> **Goal of the exercise**: Each record must be output exactly and in full.

> **Record set**:
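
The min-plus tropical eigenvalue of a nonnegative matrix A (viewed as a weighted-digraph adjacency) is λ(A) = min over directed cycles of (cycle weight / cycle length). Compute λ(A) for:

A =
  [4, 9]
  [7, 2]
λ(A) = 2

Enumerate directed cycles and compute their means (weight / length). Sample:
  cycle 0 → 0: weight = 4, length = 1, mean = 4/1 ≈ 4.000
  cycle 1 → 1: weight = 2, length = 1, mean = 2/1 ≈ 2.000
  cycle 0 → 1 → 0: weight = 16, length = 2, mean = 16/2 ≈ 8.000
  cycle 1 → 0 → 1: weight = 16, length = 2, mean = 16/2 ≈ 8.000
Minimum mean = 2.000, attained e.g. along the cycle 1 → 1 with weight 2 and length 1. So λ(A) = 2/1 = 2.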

> **Written answer**:
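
The min-plus tropical eigenvalue of a nonnegative matrix A (viewed as a weighted-digraph adjacency) is λ(A) = min over directed cycles of (cycle weight / cycle length). Compute λ(A) for:

A =
  [4, 9]
  [7, 2]
λ(A) = 2

Enumerate directed cycles and compute their means (weight / length). Sample:
  cycle 0 → 0: weight = 4, length = 1, mean = 4/1 ≈ 4.000
  cycle 1 → 1: weight = 2, length = 1, mean = 2/1 ≈ 2.000
  cycle 0 → 1 → 0: weight = 16, length = 2, mean = 16/2 ≈ 8.000
  cycle 1 → 0 → 1: weight = 16, length = 2, mean = 16/2 ≈ 8.000
Minimum mean = 2.000, attained e.g. along the cycle 1 → 1 with weight 2 and length 1. So λ(A) = 2/1 = 2.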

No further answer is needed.